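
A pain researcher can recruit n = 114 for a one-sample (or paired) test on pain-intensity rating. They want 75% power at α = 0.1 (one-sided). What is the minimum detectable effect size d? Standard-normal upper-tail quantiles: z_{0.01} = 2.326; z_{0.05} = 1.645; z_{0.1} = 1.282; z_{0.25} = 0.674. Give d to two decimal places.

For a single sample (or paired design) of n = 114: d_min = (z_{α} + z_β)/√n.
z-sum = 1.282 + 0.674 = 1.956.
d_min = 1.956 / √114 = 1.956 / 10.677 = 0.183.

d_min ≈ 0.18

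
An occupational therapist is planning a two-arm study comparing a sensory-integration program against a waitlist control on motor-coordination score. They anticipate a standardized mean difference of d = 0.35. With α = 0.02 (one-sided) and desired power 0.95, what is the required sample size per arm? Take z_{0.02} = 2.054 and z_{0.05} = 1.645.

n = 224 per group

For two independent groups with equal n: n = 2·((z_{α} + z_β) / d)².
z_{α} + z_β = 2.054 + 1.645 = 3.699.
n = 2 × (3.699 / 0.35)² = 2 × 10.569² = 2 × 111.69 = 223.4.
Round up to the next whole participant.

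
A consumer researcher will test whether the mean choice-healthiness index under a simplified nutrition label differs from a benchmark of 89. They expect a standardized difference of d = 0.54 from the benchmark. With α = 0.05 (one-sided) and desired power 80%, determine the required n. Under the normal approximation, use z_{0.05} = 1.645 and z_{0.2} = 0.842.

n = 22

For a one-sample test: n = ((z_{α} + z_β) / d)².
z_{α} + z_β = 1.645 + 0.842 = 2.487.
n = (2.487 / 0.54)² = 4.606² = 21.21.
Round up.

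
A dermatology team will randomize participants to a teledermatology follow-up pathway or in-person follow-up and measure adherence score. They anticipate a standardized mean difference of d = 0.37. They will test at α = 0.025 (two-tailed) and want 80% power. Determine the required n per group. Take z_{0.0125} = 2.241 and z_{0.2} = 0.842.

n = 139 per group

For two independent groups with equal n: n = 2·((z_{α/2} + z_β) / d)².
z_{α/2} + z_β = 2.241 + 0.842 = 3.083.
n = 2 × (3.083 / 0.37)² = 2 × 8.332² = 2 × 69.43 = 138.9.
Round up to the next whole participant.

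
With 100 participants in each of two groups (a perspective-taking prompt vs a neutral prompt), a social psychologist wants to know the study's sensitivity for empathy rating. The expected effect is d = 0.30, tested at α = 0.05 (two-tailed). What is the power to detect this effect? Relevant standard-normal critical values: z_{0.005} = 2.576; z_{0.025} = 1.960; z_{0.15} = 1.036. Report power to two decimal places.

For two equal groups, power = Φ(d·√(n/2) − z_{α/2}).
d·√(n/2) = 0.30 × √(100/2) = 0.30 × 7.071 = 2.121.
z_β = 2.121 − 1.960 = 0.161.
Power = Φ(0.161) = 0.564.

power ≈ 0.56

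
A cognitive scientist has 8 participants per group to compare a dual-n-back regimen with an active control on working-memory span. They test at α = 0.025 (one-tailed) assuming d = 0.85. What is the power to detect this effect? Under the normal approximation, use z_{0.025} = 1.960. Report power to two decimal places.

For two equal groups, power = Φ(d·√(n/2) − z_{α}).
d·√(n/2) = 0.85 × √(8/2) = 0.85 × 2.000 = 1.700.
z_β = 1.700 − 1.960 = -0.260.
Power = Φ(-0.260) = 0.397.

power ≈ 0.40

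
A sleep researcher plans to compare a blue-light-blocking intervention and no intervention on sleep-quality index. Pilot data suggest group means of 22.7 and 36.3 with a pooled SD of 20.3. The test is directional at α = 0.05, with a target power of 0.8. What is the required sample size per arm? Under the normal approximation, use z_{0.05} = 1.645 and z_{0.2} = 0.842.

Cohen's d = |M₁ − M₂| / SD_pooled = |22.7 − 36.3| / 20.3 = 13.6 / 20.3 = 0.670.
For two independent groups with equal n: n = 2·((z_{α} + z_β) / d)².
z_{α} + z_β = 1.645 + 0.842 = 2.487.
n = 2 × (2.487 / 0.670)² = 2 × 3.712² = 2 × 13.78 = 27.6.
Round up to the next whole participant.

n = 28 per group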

==

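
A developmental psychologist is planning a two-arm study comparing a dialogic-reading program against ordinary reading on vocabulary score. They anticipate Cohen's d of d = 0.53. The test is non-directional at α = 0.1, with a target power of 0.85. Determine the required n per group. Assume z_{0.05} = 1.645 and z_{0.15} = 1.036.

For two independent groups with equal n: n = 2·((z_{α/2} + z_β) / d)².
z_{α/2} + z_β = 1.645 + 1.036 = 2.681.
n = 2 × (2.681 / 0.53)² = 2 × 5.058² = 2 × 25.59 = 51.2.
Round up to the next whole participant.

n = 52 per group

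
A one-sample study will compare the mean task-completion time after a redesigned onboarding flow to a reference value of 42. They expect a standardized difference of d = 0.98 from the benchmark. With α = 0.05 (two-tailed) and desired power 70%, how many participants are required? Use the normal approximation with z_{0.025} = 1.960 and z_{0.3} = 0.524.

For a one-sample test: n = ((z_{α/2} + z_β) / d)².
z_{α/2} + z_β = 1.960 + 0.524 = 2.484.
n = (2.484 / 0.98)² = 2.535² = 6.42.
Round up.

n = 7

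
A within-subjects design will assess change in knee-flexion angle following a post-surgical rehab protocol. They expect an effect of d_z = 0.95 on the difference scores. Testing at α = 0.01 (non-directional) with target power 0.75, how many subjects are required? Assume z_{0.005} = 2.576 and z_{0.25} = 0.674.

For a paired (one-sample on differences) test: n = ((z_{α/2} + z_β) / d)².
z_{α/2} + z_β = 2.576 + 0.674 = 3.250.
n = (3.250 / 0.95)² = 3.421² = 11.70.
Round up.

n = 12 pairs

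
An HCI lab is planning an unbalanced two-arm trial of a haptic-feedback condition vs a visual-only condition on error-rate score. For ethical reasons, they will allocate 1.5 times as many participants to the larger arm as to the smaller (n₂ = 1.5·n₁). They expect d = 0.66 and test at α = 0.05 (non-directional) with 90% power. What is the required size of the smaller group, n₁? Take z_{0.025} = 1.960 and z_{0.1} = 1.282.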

§ **YOUR TASK**
Referring to the material above, set down exactly the lines between the line with "A developmental psychologist" and the line with "An HCI lab is", inclusive, and no other lines.

§ **RESULT BELOW**
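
A developmental psychologist is planning a two-arm study comparing a dialogic-reading program against ordinary reading on vocabulary score. They anticipate Cohen's d of d = 0.53. The test is non-directional at α = 0.1, with a target power of 0.85. Determine the required n per group. Assume z_{0.05} = 1.645 and z_{0.15} = 1.036.

For two independent groups with equal n: n = 2·((z_{α/2} + z_β) / d)².
z_{α/2} + z_β = 1.645 + 1.036 = 2.681.
n = 2 × (2.681 / 0.53)² = 2 × 5.058² = 2 × 25.59 = 51.2.
Round up to the next whole participant.

n = 52 per group

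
A one-sample study will compare the mean task-completion time after a redesigned onboarding flow to a reference value of 42. They expect a standardized difference of d = 0.98 from the benchmark. With α = 0.05 (two-tailed) and desired power 70%, how many participants are required? Use the normal approximation with z_{0.025} = 1.960 and z_{0.3} = 0.524.

For a one-sample test: n = ((z_{α/2} + z_β) / d)².
z_{α/2} + z_β = 1.960 + 0.524 = 2.484.
n = (2.484 / 0.98)² = 2.535² = 6.42.
Round up.

n = 7

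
A within-subjects design will assess change in knee-flexion angle following a post-surgical rehab protocol. They expect an effect of d_z = 0.95 on the difference scores. Testing at α = 0.01 (non-directional) with target power 0.75, how many subjects are required? Assume z_{0.005} = 2.576 and z_{0.25} = 0.674.

For a paired (one-sample on differences) test: n = ((z_{α/2} + z_β) / d)².
z_{α/2} + z_β = 2.576 + 0.674 = 3.250.
n = (3.250 / 0.95)² = 3.421² = 11.70.
Round up.

n = 12 pairs

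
An HCI lab is planning an unbalanced two-arm trial of a haptic-feedback condition vs a visual-only condition on error-rate score. For ethical reasons, they will allocate 1.5 times as many participants to the larger arm as to the smaller (n₂ = 1.5·n₁). They expect d = 0.66 and test at α = 0.05 (non-directional) with 90% power. What is the required size of the smaller group, n₁? Take z_{0.025} = 1.960 and z_{0.1} = 1.282.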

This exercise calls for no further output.